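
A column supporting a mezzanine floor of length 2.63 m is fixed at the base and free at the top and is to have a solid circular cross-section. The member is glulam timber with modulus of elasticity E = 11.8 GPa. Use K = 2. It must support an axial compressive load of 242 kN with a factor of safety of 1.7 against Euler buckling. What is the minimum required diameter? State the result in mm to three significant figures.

Required P_cr = n·P = 1.7 × 242 = 411.4 kN
L_e = K·L = 2 × 2.63 = 5.260 m
Required I = P_cr·L_e²/(π²E) = 4.114×10^5 × 5.260² / (π² × 1.18×10^10) = 9.774×10^-5 m⁴
I_req = 9.774×10^7 mm⁴
Solid circle: I = πd⁴/64  ⇒  d = (64I/π)^(1/4) = (64×9.774×10^7/π)^(1/4) = 211 mm

d ≈ 211 mm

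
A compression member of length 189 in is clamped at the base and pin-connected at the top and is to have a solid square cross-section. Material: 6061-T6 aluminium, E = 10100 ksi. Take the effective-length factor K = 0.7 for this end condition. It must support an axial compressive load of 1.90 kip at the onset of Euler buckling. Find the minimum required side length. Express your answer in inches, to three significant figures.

L_e = K·L = 0.7 × 189 = 132.3 in
Required I = P_cr·L_e²/(π²E) = 1.900×10^3 × 132.3² / (π² × 1.01×10^7) = 0.3336 in⁴
Solid square: I = a⁴/12  ⇒  a = (12I)^(1/4) = (12×0.3336)^(1/4) = 1.41 in

a ≈ 1.41 in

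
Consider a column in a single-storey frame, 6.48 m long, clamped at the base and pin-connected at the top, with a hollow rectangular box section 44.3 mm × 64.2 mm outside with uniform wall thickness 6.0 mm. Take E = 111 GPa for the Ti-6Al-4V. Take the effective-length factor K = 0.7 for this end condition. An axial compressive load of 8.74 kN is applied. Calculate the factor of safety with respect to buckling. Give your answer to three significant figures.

Inner dimensions: h_i = 64.2 − 2×6.0 = 52.20 mm, b_i = 44.3 − 2×6.0 = 32.30 mm
Weak-axis I_min = (h_o·b_o³ − h_i·b_i³)/12 with b_o = 44.3, b_i = 32.30 mm (shorter outer/inner sides).
I_min = (64.2×44.3³ − 52.20×32.30³)/12 = 3.185×10^5 mm⁴
I = 3.185×10^5 mm⁴ = 3.185×10^-7 m⁴
Effective length L_e = K·L = 0.7 × 6.48 = 4.536 m
P_cr = π²EI / L_e² = π² × 111×10⁹ × 3.185×10^-7 / 4.536² = 1.696×10^4 N
Factor of safety n = P_cr / P = 16.960 / 8.74 = 1.94

n ≈ 1.94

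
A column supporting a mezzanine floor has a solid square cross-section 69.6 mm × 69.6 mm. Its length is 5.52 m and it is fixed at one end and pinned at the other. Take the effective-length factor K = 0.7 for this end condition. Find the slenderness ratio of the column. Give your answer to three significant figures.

λ ≈ 192

I = a⁴/12 = 69.6⁴/12 = 1.955×10^6 mm⁴
A = 4.844×10^3 mm²;  r_min = √(I/A) = √(1.955×10^6/4.844×10^3) = 20.09 mm
L_e = K·L = 0.7 × 5.52 m = 3.864 m = 3864.0 mm
λ = L_e / r_min = 3864.0 / 20.09 = 192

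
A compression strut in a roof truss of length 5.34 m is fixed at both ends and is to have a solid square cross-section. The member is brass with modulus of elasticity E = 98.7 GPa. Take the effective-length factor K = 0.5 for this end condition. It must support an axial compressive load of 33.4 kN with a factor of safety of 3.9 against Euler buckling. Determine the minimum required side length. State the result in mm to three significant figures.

Required P_cr = n·P = 3.9 × 33.4 = 130.3 kN
L_e = K·L = 0.5 × 5.34 = 2.670 m
Required I = P_cr·L_e²/(π²E) = 1.303×10^5 × 2.670² / (π² × 9.87×10^10) = 9.533×10^-7 m⁴
I_req = 9.533×10^5 mm⁴
Solid square: I = a⁴/12  ⇒  a = (12I)^(1/4) = (12×9.533×10^5)^(1/4) = 58.2 mm

a ≈ 58.2 mm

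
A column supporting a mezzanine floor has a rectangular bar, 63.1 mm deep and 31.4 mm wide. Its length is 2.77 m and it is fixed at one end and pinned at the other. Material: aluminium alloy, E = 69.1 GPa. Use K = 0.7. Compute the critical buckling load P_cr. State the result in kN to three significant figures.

Buckling occurs about the weak axis: I_min = h·b³/12 with b = 31.4 mm (the shorter side).
I_min = 63.1×31.4³/12 = 1.628×10^5 mm⁴
I = 1.628×10^5 mm⁴ = 1.628×10^-7 m⁴
Effective length L_e = K·L = 0.7 × 2.77 = 1.939 m
P_cr = π²EI / L_e² = π² × 69.1×10⁹ × 1.628×10^-7 / 1.939² = 2.953×10^4 N

P_cr ≈ 29.5 kN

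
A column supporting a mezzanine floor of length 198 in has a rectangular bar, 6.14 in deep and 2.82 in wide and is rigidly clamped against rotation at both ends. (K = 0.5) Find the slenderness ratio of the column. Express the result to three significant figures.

λ ≈ 122

For a rectangle r_min = b/√12 = 2.82/√12 = 0.8141 in
L_e = K·L = 0.5 × 198 = 99.00 in
λ = L_e / r_min = 99.000 / 0.8141 = 122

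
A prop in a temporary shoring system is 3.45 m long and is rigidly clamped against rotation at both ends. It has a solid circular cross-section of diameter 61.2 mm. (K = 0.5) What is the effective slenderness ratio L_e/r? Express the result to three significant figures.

For a solid circle r = d/4 = 61.2/4 = 15.30 mm
L_e = K·L = 0.5 × 3.45 m = 1.725 m = 1725.0 mm
λ = L_e / r_min = 1725.0 / 15.30 = 113

λ ≈ 113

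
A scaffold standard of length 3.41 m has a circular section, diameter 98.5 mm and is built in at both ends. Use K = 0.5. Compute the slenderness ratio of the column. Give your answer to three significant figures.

λ ≈ 69.2

For a solid circle r = d/4 = 98.5/4 = 24.62 mm
L_e = K·L = 0.5 × 3.41 m = 1.705 m = 1705.0 mm
λ = L_e / r_min = 1705.0 / 24.62 = 69.2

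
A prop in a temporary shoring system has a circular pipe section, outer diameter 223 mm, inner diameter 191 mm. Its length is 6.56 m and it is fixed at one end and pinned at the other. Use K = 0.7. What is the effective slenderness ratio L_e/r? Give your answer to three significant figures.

d_o = 223 mm, d_i = 191 mm
I = π(d_o⁴ − d_i⁴)/64 = π(223⁴ − 191.0⁴)/64 = 5.606×10^7 mm⁴
A = 1.040×10^4 mm²;  r_min = √(I/A) = √(5.606×10^7/1.040×10^4) = 73.40 mm
L_e = K·L = 0.7 × 6.56 m = 4.592 m = 4592.0 mm
λ = L_e / r_min = 4592.0 / 73.40 = 62.6

λ ≈ 62.6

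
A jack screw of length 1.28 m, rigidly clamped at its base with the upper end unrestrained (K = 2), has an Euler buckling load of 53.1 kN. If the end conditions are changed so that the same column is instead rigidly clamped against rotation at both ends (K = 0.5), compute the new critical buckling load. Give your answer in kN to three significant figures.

P_cr ∝ 1/K², so P_cr,new = P_cr,old × (K_old/K_new)² = 53.1 × (2/0.5)²
= 53.1 × 16.00 = 850 kN

P_cr ≈ 850 kN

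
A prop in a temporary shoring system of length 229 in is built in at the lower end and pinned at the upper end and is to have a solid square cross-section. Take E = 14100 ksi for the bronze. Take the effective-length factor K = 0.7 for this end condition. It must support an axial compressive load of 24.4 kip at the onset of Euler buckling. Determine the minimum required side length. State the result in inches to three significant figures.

a ≈ 2.71 in

L_e = K·L = 0.7 × 229 = 160.3 in
Required I = P_cr·L_e²/(π²E) = 2.440×10^4 × 160.3² / (π² × 1.41×10^7) = 4.505 in⁴
Solid square: I = a⁴/12  ⇒  a = (12I)^(1/4) = (12×4.505)^(1/4) = 2.71 in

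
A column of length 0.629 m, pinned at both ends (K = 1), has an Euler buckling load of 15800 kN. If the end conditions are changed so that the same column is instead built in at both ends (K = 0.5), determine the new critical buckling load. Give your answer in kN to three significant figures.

P_cr ≈ 63200 kN

P_cr ∝ 1/K², so P_cr,new = P_cr,old × (K_old/K_new)² = 15800 × (1/0.5)²
= 15800 × 4.000 = 63200 kN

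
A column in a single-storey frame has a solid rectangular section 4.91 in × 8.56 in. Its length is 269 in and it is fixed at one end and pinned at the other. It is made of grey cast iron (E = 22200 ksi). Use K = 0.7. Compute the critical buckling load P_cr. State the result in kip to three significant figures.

P_cr ≈ 522 kip

Buckling occurs about the weak axis: I_min = h·b³/12 with b = 4.91 in (the shorter side).
I_min = 8.56×4.91³/12 = 84.44 in⁴
Effective length L_e = K·L = 0.7 × 269 = 188.3 in
P_cr = π²EI / L_e² = π² × 22200×10³ × 84.44 / 188.3² = 5.218×10^5 lb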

** Task prompt **
From the line that contains "A column in a single-storey frame has" to the last line of the material above, repeat every line exactly, keeping both the first and the last.

** Reply to the task **
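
A column in a single-storey frame has a solid rectangular section 4.91 in × 8.56 in. Its length is 269 in and it is fixed at one end and pinned at the other. It is made of grey cast iron (E = 22200 ksi). Use K = 0.7. Compute the critical buckling load P_cr. State the result in kip to three significant figures.

P_cr ≈ 522 kip

Buckling occurs about the weak axis: I_min = h·b³/12 with b = 4.91 in (the shorter side).
I_min = 8.56×4.91³/12 = 84.44 in⁴
Effective length L_e = K·L = 0.7 × 269 = 188.3 in
P_cr = π²EI / L_e² = π² × 22200×10³ × 84.44 / 188.3² = 5.218×10^5 lb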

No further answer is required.